(Stored data)
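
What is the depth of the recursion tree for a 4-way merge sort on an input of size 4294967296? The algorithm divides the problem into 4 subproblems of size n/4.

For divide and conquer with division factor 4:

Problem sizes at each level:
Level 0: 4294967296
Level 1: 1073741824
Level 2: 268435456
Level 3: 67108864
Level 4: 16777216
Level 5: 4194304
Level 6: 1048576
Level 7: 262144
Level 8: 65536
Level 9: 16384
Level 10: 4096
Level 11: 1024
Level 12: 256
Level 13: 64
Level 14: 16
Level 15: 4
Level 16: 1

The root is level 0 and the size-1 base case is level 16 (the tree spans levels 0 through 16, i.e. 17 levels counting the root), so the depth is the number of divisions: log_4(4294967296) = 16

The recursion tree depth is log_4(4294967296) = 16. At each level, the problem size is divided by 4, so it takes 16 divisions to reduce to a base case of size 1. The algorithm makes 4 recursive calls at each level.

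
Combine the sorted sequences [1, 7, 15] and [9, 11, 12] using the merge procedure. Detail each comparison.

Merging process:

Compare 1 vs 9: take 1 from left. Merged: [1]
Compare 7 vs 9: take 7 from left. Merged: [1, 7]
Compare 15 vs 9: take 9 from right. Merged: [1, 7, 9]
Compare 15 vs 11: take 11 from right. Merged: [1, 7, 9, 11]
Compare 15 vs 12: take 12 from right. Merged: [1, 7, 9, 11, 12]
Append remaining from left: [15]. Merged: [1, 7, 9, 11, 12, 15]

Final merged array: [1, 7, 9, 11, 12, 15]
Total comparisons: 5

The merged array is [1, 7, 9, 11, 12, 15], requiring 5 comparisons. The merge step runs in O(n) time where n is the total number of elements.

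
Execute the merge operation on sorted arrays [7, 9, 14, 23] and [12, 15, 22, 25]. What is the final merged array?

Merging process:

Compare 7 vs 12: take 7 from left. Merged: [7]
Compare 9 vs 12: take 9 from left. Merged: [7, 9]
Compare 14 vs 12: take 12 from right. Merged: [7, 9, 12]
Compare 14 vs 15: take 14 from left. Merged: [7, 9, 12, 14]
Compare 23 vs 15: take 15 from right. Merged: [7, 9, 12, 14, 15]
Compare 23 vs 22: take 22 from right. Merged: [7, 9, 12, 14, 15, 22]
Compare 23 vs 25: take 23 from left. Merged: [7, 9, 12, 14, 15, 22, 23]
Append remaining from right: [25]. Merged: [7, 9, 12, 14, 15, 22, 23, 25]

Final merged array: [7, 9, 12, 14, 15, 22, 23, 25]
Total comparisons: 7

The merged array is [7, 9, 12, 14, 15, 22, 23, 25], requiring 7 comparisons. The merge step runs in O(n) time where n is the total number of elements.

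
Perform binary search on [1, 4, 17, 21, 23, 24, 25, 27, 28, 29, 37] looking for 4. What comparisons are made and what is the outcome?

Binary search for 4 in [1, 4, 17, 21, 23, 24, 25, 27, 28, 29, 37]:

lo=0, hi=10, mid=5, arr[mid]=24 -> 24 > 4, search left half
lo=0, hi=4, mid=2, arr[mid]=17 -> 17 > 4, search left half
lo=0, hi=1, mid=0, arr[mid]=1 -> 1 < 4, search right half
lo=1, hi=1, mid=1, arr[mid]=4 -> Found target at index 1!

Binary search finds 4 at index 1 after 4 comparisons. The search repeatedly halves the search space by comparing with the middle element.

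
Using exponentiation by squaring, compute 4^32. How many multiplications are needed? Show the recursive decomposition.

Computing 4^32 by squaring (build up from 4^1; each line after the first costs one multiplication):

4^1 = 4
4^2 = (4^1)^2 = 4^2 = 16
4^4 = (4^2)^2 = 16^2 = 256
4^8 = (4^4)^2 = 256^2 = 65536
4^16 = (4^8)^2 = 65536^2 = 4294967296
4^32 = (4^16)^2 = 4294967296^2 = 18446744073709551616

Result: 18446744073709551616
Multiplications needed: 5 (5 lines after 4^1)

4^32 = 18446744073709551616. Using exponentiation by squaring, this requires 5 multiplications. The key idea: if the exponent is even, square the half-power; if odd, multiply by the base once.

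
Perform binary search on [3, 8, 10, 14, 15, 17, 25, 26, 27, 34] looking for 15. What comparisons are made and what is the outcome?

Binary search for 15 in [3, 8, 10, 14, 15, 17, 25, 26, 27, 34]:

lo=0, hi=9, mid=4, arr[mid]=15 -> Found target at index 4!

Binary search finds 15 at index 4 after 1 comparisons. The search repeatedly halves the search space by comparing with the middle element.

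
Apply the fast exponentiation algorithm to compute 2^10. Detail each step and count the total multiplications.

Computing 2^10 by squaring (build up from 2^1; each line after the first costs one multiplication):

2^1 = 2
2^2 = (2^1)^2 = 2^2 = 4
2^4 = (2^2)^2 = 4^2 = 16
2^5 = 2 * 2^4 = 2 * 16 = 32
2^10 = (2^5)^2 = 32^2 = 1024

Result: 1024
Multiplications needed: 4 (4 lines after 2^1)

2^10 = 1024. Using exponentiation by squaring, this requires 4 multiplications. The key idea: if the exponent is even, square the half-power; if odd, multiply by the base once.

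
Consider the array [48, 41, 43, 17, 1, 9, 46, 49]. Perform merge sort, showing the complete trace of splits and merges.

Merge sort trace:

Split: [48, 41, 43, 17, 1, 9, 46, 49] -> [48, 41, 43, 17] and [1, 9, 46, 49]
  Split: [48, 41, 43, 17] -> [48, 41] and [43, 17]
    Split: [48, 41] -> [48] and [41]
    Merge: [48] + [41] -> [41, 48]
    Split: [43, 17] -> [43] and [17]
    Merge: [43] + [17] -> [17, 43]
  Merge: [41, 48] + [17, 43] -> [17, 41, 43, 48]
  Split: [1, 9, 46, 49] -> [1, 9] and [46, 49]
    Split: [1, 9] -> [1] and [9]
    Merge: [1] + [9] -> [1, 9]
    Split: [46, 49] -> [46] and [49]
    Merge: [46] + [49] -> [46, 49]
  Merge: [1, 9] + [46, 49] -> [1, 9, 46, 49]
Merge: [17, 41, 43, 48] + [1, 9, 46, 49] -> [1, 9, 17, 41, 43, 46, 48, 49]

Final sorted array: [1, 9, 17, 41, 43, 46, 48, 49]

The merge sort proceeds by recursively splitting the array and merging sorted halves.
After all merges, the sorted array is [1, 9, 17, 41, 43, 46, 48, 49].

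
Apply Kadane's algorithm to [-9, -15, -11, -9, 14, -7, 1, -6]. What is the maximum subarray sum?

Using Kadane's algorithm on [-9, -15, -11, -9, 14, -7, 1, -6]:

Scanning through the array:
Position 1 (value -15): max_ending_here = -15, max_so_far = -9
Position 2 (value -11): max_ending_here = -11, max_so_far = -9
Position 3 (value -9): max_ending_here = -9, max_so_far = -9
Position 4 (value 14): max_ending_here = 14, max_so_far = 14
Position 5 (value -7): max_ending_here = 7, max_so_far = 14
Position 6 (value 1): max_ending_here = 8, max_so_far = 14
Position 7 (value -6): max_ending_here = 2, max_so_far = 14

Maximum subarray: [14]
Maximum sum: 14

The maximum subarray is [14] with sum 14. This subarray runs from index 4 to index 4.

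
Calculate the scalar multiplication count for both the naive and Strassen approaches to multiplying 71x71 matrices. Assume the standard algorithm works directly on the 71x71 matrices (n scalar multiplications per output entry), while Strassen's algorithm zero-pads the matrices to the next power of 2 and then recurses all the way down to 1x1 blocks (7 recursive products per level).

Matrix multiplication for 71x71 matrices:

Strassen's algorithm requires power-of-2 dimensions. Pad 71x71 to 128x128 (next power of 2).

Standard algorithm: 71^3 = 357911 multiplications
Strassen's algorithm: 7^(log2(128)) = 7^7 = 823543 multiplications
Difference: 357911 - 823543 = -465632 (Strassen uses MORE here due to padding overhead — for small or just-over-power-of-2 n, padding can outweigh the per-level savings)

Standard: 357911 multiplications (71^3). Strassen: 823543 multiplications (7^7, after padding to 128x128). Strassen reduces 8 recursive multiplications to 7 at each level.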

- **Exercise aim**
Your task is to retype, exactly and only, the lines from the one with "Calculate the scalar" through the final line above.

- **Exercise solution**
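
Calculate the scalar multiplication count for both the naive and Strassen approaches to multiplying 71x71 matrices. Assume the standard algorithm works directly on the 71x71 matrices (n scalar multiplications per output entry), while Strassen's algorithm zero-pads the matrices to the next power of 2 and then recurses all the way down to 1x1 blocks (7 recursive products per level).

Matrix multiplication for 71x71 matrices:

Strassen's algorithm requires power-of-2 dimensions. Pad 71x71 to 128x128 (next power of 2).

Standard algorithm: 71^3 = 357911 multiplications
Strassen's algorithm: 7^(log2(128)) = 7^7 = 823543 multiplications
Difference: 357911 - 823543 = -465632 (Strassen uses MORE here due to padding overhead — for small or just-over-power-of-2 n, padding can outweigh the per-level savings)

Standard: 357911 multiplications (71^3). Strassen: 823543 multiplications (7^7, after padding to 128x128). Strassen reduces 8 recursive multiplications to 7 at each level.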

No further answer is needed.